Exercise - From the data below, give the number of lines holding the word "written", with nothing else added.

Records supplied section start

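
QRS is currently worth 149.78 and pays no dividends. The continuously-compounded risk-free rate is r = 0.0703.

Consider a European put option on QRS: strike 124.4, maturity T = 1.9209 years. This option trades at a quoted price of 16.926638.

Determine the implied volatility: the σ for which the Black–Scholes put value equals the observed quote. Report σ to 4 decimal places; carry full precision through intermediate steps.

At σ = 0.4823 the Black–Scholes value reproduces the quote:
σ√T = 0.4823·√1.9209 = 0.668451
d₁ = (ln(S/K) + (r+σ²/2)T) / (σ√T) = (ln(149.78/124.4) + (0.0703+0.4823²/2)·1.9209) / 0.668451 = (0.185665 + 0.358453) / 0.668451 = 0.813998
d₂ = d₁ − σ√T = 0.813998 − 0.668451 = 0.145547
e^{−rT} = 0.873682
N(−d₁) = 0.207823,  N(−d₂) = 0.442139
V = K·e^{−rT}·N(−d₂) − S·N(−d₁) = 48.054360 − 31.127722 = 16.926638 (equal to the quote); since ∂V/∂σ > 0 for all σ, the implied volatility is unique

sigma = 0.4823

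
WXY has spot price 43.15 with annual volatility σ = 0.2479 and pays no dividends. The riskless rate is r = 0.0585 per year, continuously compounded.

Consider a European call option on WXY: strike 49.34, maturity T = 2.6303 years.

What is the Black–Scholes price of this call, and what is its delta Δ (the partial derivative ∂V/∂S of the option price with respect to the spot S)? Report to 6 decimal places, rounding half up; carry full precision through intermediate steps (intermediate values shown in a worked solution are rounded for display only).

σ√T = 0.2479·√2.6303 = 0.402049
d₁ = (ln(S/K) + (r+σ²/2)T) / (σ√T) = (ln(43.15/49.34) + (0.0585+0.2479²/2)·2.6303) / 0.402049 = (-0.134053 + 0.234694) / 0.402049 = 0.250322
d₂ = d₁ − σ√T = 0.250322 − 0.402049 = -0.151727
e^{−rT} = 0.857381
N(d₁) = 0.598831,  N(d₂) = 0.439701
Call price V = S·N(d₁) − K·e^{−rT}·N(d₂) = 25.839545 − 18.600753 = 7.238791
Δ = N(d₁) = 0.598831

price = 7.238791
Δ = 0.598831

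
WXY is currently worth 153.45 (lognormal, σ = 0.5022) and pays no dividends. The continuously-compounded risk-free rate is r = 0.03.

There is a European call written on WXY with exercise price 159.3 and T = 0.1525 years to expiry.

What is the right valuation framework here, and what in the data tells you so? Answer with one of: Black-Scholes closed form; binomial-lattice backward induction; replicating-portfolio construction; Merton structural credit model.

framework: Black-Scholes closed form

Key observation: the instrument is a plain European call (strike 159.3) on a lognormal asset; the exact continuous-time formula applies directly.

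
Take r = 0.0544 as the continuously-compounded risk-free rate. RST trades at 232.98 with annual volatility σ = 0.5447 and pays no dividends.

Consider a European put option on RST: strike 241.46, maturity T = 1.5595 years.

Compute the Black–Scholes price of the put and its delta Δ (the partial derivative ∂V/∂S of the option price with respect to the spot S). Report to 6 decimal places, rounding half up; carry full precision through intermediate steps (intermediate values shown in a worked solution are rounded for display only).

σ√T = 0.5447·√1.5595 = 0.680221
d₁ = (ln(S/K) + (r+σ²/2)T) / (σ√T) = (ln(232.98/241.46) + (0.0544+0.5447²/2)·1.5595) / 0.680221 = (-0.035751 + 0.316187) / 0.680221 = 0.412272
d₂ = d₁ − σ√T = 0.412272 − 0.680221 = -0.267949
e^{−rT} = 0.918662
N(−d₁) = 0.340070,  N(−d₂) = 0.605631
Put price V = K·e^{−rT}·N(−d₂) − S·N(−d₁) = 134.341135 − 79.229538 = 55.111597
Δ = −N(−d₁) = -0.340070

price = 55.111597
Δ = -0.340070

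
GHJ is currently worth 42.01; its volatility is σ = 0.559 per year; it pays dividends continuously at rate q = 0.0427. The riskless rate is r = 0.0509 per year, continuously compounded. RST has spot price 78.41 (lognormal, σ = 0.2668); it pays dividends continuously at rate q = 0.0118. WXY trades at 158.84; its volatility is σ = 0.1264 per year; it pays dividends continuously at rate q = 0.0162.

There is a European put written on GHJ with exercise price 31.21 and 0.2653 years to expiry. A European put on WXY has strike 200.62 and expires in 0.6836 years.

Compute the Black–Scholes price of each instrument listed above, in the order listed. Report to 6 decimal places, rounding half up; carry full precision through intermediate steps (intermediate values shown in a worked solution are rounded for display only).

[GHJ put K=31.21]
σ√T = 0.559·√0.2653 = 0.287926
d₁ = (ln(S/K) + (r−q+σ²/2)T) / (σ√T) = (ln(42.01/31.21) + (0.0509−0.0427+0.559²/2)·0.2653) / 0.287926 = (0.297169 + 0.043626) / 0.287926 = 1.183622
d₂ = d₁ − σ√T = 1.183622 − 0.287926 = 0.895696
e^{−rT} = 0.986587
e^{−qT} = 0.988736
N(−d₁) = 0.118281,  N(−d₂) = 0.185207
price = K·e^{−rT}·N(−d₂) − S·e^{−qT}·N(−d₁) = 5.702794 − 4.913027 = 0.789767
[WXY put K=200.62]
σ√T = 0.1264·√0.6836 = 0.104508
d₁ = (ln(S/K) + (r−q+σ²/2)T) / (σ√T) = (ln(158.84/200.62) + (0.0509−0.0162+0.1264²/2)·0.6836) / 0.104508 = (-0.233515 + 0.029182) / 0.104508 = -1.955200
d₂ = d₁ − σ√T = -1.955200 − 0.104508 = -2.059707
e^{−rT} = 0.965803
e^{−qT} = 0.988987
N(−d₁) = 0.974720,  N(−d₂) = 0.980287
price = K·e^{−rT}·N(−d₂) − S·e^{−qT}·N(−d₁) = 189.939797 − 153.119445 = 36.820352

price(GHJ put K=31.21) = 0.789767
price(WXY put K=200.62) = 36.820352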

Records supplied section end

Response for this exercise - 2